TASK MATERIAL: Begin

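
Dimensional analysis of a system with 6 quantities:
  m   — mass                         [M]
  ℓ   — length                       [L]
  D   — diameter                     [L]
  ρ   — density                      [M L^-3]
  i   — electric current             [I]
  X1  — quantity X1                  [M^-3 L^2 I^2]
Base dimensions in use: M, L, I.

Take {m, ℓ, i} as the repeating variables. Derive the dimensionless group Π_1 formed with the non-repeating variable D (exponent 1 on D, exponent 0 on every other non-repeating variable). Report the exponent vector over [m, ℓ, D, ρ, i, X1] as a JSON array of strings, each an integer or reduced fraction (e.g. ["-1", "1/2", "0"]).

["0", "-1", "1", "0", "0", "0"]

Dimensional matrix (M×L×I by m×ℓ×D×ρ×i×X1):
  M: [ 1  0  0  1  0 -3]
  L: [ 0  1  1 -3  0  2]
  I: [ 0  0  0  0  1  2]
RREF → pivots at {m,ℓ,i} ⇒ r = 3
Repeat: m,ℓ,i; free: D,ρ,X1
RREF:
  r0: [   1    0    0    1    0   -3]
  r1: [   0    1    1   -3    0    2]
  r2: [   0    0    0    0    1    2]
Fix exponent of D at 1, ρ at 0, X1 at 0; solve each RREF row for its pivot's exponent:
  r0: exp(m) + (0)·1 = 0 ⇒ exp(m) = 0
  r1: exp(ℓ) + (1)·1 = 0 ⇒ exp(ℓ) = -1
  r2: exp(i) + (0)·1 = 0 ⇒ exp(i) = 0
Π_1 = ℓ^-1 · D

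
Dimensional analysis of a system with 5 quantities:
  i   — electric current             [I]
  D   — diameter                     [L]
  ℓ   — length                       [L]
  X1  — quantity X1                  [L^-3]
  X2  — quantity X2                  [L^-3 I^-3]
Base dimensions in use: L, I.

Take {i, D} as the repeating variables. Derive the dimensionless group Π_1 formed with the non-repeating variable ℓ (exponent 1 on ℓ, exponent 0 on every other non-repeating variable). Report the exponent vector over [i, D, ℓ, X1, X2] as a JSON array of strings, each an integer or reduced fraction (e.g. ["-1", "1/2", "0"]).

Dimensional matrix (L×I by i×D×ℓ×X1×X2):
  L: [ 0  1  1 -3 -3]
  I: [ 1  0  0  0 -3]
Row reduction gives pivot columns i,D; rank = 2
Repeat: i,D; free: ℓ,X1,X2
RREF:
  r0: [   1    0    0    0   -3]
  r1: [   0    1    1   -3   -3]
Fix exponent of ℓ at 1, X1 at 0, X2 at 0; solve each RREF row for its pivot's exponent:
  r0: exp(i) + (0)·1 = 0 ⇒ exp(i) = 0
  r1: exp(D) + (1)·1 = 0 ⇒ exp(D) = -1
Π_1 = D^-1 · ℓ

["0", "-1", "1", "0", "0"]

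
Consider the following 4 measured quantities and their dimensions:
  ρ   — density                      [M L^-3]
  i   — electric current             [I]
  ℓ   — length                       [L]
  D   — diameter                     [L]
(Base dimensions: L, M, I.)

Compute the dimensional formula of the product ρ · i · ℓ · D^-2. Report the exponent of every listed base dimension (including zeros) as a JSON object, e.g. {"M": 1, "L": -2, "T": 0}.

Exponent matrix [L,M,I] × [ρ,i,ℓ,D]:
  L: [-3  0  1  1]
  M: [ 1  0  0  0]
  I: [ 0  1  0  0]
  [L]: (1)·-3+(1)·0+(1)·1+(-2)·1 = -4
  [M]: (1)·1+(1)·0+(1)·0+(-2)·0 = 1
  [I]: (1)·0+(1)·1+(1)·0+(-2)·0 = 1
⇒ L^-4 M I

{"L": -4, "M": 1, "I": 1}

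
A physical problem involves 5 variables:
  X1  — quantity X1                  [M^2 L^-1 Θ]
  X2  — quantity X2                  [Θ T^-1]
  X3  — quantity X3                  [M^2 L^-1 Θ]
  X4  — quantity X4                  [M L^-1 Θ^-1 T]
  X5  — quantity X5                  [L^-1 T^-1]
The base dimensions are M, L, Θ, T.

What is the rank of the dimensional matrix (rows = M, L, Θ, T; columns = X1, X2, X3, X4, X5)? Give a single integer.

Dimensional matrix (M×L×Θ×T by X1×X2×X3×X4×X5):
  M: [ 2  0  2  1  0]
  L: [-1  0 -1 -1 -1]
  Θ: [ 1  1  1 -1  0]
  T: [ 0 -1  0  1 -1]
Echelon form has 3 nonzero rows (pivots: X1,X2,X4)

3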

TASK MATERIAL: End

REQUIRED ACTION. Would you count the lines in the data that contain "dimensions" and answer with only the number?

WRITTEN SOLUTION. 5